Task to complete → Only lines containing the word "Exception" are needed; pull them out of the material.

Records supplied →
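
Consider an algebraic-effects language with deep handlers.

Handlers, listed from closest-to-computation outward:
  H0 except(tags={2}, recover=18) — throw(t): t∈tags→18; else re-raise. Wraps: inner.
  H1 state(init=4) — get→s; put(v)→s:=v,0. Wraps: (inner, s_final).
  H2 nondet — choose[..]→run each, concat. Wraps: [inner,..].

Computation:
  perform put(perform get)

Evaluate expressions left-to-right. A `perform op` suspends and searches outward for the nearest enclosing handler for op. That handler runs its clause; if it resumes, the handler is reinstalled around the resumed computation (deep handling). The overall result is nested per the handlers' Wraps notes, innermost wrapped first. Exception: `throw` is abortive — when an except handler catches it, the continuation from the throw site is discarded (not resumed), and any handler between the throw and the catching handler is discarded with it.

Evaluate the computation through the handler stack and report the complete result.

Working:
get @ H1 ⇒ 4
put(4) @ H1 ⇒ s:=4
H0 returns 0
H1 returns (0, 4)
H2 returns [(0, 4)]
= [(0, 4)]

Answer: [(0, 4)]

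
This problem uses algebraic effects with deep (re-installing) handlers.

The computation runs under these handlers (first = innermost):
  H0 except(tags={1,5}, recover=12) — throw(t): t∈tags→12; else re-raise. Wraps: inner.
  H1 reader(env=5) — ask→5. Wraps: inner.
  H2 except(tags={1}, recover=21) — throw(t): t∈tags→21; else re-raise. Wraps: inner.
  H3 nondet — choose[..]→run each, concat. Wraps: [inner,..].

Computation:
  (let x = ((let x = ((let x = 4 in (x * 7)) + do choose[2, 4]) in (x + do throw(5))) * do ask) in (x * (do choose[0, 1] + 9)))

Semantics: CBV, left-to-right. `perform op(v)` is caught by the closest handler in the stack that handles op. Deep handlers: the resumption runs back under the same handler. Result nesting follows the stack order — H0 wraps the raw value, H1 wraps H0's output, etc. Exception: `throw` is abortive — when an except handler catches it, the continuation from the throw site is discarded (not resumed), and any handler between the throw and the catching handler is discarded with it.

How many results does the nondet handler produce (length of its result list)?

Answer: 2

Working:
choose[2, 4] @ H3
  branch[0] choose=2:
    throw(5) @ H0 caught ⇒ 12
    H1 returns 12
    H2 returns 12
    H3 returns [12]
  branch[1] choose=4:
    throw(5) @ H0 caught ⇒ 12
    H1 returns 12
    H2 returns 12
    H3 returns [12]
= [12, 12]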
==
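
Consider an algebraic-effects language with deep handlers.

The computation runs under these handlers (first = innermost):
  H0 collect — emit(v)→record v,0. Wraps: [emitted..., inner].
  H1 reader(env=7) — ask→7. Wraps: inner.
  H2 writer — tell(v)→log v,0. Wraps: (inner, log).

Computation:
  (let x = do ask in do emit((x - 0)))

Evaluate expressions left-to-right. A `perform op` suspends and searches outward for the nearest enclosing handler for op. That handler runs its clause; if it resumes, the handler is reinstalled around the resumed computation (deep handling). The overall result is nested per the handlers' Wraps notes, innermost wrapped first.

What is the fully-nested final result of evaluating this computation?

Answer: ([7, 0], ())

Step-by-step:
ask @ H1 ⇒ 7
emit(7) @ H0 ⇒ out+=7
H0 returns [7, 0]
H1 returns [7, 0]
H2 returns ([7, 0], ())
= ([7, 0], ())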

Task response →
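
Evaluate expressions left-to-right. A `perform op` suspends and searches outward for the nearest enclosing handler for op. That handler runs its clause; if it resumes, the handler is reinstalled around the resumed computation (deep handling). The overall result is nested per the handlers' Wraps notes, innermost wrapped first. Exception: `throw` is abortive — when an except handler catches it, the continuation from the throw site is discarded (not resumed), and any handler between the throw and the catching handler is discarded with it.
Semantics: CBV, left-to-right. `perform op(v)` is caught by the closest handler in the stack that handles op. Deep handlers: the resumption runs back under the same handler. Result nesting follows the stack order — H0 wraps the raw value, H1 wraps H0's output, etc. Exception: `throw` is abortive — when an except handler catches it, the continuation from the throw site is discarded (not resumed), and any handler between the throw and the catching handler is discarded with it.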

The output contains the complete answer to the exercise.